Collection entries:
========

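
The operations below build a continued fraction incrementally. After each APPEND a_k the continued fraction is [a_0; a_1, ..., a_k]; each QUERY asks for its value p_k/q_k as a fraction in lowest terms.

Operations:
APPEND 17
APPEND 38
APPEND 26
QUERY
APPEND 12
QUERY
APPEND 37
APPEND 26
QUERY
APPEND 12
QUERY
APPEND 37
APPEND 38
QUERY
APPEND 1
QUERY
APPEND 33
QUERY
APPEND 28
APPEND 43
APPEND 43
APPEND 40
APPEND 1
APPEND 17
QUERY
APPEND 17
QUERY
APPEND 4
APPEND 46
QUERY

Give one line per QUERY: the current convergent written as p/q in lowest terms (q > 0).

APPEND 17: p_0 = 17·1 + 0 = 17, q_0 = 17·0 + 1 = 1 → 17/1
APPEND 38: p_1 = 38·17 + 1 = 647, q_1 = 38·1 + 0 = 38 → 647/38
APPEND 26: p_2 = 26·647 + 17 = 16839, q_2 = 26·38 + 1 = 989 → 16839/989
APPEND 12: p_3 = 12·16839 + 647 = 202715, q_3 = 12·989 + 38 = 11906 → 202715/11906
APPEND 37: p_4 = 37·202715 + 16839 = 7517294, q_4 = 37·11906 + 989 = 441511 → 7517294/441511
APPEND 26: p_5 = 26·7517294 + 202715 = 195652359, q_5 = 26·441511 + 11906 = 11491192 → 195652359/11491192
APPEND 12: p_6 = 12·195652359 + 7517294 = 2355345602, q_6 = 12·11491192 + 441511 = 138335815 → 2355345602/138335815
APPEND 37: p_7 = 37·2355345602 + 195652359 = 87343439633, q_7 = 37·138335815 + 11491192 = 5129916347 → 87343439633/5129916347
APPEND 38: p_8 = 38·87343439633 + 2355345602 = 3321406051656, q_8 = 38·5129916347 + 138335815 = 195075157001 → 3321406051656/195075157001
APPEND 1: p_9 = 1·3321406051656 + 87343439633 = 3408749491289, q_9 = 1·195075157001 + 5129916347 = 200205073348 → 3408749491289/200205073348
APPEND 33: p_10 = 33·3408749491289 + 3321406051656 = 115810139264193, q_10 = 33·200205073348 + 195075157001 = 6801842577485 → 115810139264193/6801842577485
APPEND 28: p_11 = 28·115810139264193 + 3408749491289 = 3246092648888693, q_11 = 28·6801842577485 + 200205073348 = 190651797242928 → 3246092648888693/190651797242928
APPEND 43: p_12 = 43·3246092648888693 + 115810139264193 = 139697794041477992, q_12 = 43·190651797242928 + 6801842577485 = 8204829124023389 → 139697794041477992/8204829124023389
APPEND 43: p_13 = 43·139697794041477992 + 3246092648888693 = 6010251236432442349, q_13 = 43·8204829124023389 + 190651797242928 = 352998304130248655 → 6010251236432442349/352998304130248655
APPEND 40: p_14 = 40·6010251236432442349 + 139697794041477992 = 240549747251339171952, q_14 = 40·352998304130248655 + 8204829124023389 = 14128136994333969589 → 240549747251339171952/14128136994333969589
APPEND 1: p_15 = 1·240549747251339171952 + 6010251236432442349 = 246559998487771614301, q_15 = 1·14128136994333969589 + 352998304130248655 = 14481135298464218244 → 246559998487771614301/14481135298464218244
APPEND 17: p_16 = 17·246559998487771614301 + 240549747251339171952 = 4432069721543456615069, q_16 = 17·14481135298464218244 + 14128136994333969589 = 260307437068225679737 → 4432069721543456615069/260307437068225679737
APPEND 17: p_17 = 17·4432069721543456615069 + 246559998487771614301 = 75591745264726534070474, q_17 = 17·260307437068225679737 + 14481135298464218244 = 4439707565458300773773 → 75591745264726534070474/4439707565458300773773
APPEND 4: p_18 = 4·75591745264726534070474 + 4432069721543456615069 = 306799050780449592896965, q_18 = 4·4439707565458300773773 + 260307437068225679737 = 18019137698901428774829 → 306799050780449592896965/18019137698901428774829
APPEND 46: p_19 = 46·306799050780449592896965 + 75591745264726534070474 = 14188348081165407807330864, q_19 = 46·18019137698901428774829 + 4439707565458300773773 = 833320041714924024415907 → 14188348081165407807330864/833320041714924024415907

16839/989
202715/11906
195652359/11491192
2355345602/138335815
3321406051656/195075157001
3408749491289/200205073348
115810139264193/6801842577485
4432069721543456615069/260307437068225679737
75591745264726534070474/4439707565458300773773
14188348081165407807330864/833320041714924024415907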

========

EXERCISE GOAL.
All of the records above must be reproduced exactly.

RESPONSE TO THIS EXERCISE.
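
The operations below build a continued fraction incrementally. After each APPEND a_k the continued fraction is [a_0; a_1, ..., a_k]; each QUERY asks for its value p_k/q_k as a fraction in lowest terms.

Operations:
APPEND 17
APPEND 38
APPEND 26
QUERY
APPEND 12
QUERY
APPEND 37
APPEND 26
QUERY
APPEND 12
QUERY
APPEND 37
APPEND 38
QUERY
APPEND 1
QUERY
APPEND 33
QUERY
APPEND 28
APPEND 43
APPEND 43
APPEND 40
APPEND 1
APPEND 17
QUERY
APPEND 17
QUERY
APPEND 4
APPEND 46
QUERY

Give one line per QUERY: the current convergent written as p/q in lowest terms (q > 0).

APPEND 17: p_0 = 17·1 + 0 = 17, q_0 = 17·0 + 1 = 1 → 17/1
APPEND 38: p_1 = 38·17 + 1 = 647, q_1 = 38·1 + 0 = 38 → 647/38
APPEND 26: p_2 = 26·647 + 17 = 16839, q_2 = 26·38 + 1 = 989 → 16839/989
APPEND 12: p_3 = 12·16839 + 647 = 202715, q_3 = 12·989 + 38 = 11906 → 202715/11906
APPEND 37: p_4 = 37·202715 + 16839 = 7517294, q_4 = 37·11906 + 989 = 441511 → 7517294/441511
APPEND 26: p_5 = 26·7517294 + 202715 = 195652359, q_5 = 26·441511 + 11906 = 11491192 → 195652359/11491192
APPEND 12: p_6 = 12·195652359 + 7517294 = 2355345602, q_6 = 12·11491192 + 441511 = 138335815 → 2355345602/138335815
APPEND 37: p_7 = 37·2355345602 + 195652359 = 87343439633, q_7 = 37·138335815 + 11491192 = 5129916347 → 87343439633/5129916347
APPEND 38: p_8 = 38·87343439633 + 2355345602 = 3321406051656, q_8 = 38·5129916347 + 138335815 = 195075157001 → 3321406051656/195075157001
APPEND 1: p_9 = 1·3321406051656 + 87343439633 = 3408749491289, q_9 = 1·195075157001 + 5129916347 = 200205073348 → 3408749491289/200205073348
APPEND 33: p_10 = 33·3408749491289 + 3321406051656 = 115810139264193, q_10 = 33·200205073348 + 195075157001 = 6801842577485 → 115810139264193/6801842577485
APPEND 28: p_11 = 28·115810139264193 + 3408749491289 = 3246092648888693, q_11 = 28·6801842577485 + 200205073348 = 190651797242928 → 3246092648888693/190651797242928
APPEND 43: p_12 = 43·3246092648888693 + 115810139264193 = 139697794041477992, q_12 = 43·190651797242928 + 6801842577485 = 8204829124023389 → 139697794041477992/8204829124023389
APPEND 43: p_13 = 43·139697794041477992 + 3246092648888693 = 6010251236432442349, q_13 = 43·8204829124023389 + 190651797242928 = 352998304130248655 → 6010251236432442349/352998304130248655
APPEND 40: p_14 = 40·6010251236432442349 + 139697794041477992 = 240549747251339171952, q_14 = 40·352998304130248655 + 8204829124023389 = 14128136994333969589 → 240549747251339171952/14128136994333969589
APPEND 1: p_15 = 1·240549747251339171952 + 6010251236432442349 = 246559998487771614301, q_15 = 1·14128136994333969589 + 352998304130248655 = 14481135298464218244 → 246559998487771614301/14481135298464218244
APPEND 17: p_16 = 17·246559998487771614301 + 240549747251339171952 = 4432069721543456615069, q_16 = 17·14481135298464218244 + 14128136994333969589 = 260307437068225679737 → 4432069721543456615069/260307437068225679737
APPEND 17: p_17 = 17·4432069721543456615069 + 246559998487771614301 = 75591745264726534070474, q_17 = 17·260307437068225679737 + 14481135298464218244 = 4439707565458300773773 → 75591745264726534070474/4439707565458300773773
APPEND 4: p_18 = 4·75591745264726534070474 + 4432069721543456615069 = 306799050780449592896965, q_18 = 4·4439707565458300773773 + 260307437068225679737 = 18019137698901428774829 → 306799050780449592896965/18019137698901428774829
APPEND 46: p_19 = 46·306799050780449592896965 + 75591745264726534070474 = 14188348081165407807330864, q_19 = 46·18019137698901428774829 + 4439707565458300773773 = 833320041714924024415907 → 14188348081165407807330864/833320041714924024415907

16839/989
202715/11906
195652359/11491192
2355345602/138335815
3321406051656/195075157001
3408749491289/200205073348
115810139264193/6801842577485
4432069721543456615069/260307437068225679737
75591745264726534070474/4439707565458300773773
14188348081165407807330864/833320041714924024415907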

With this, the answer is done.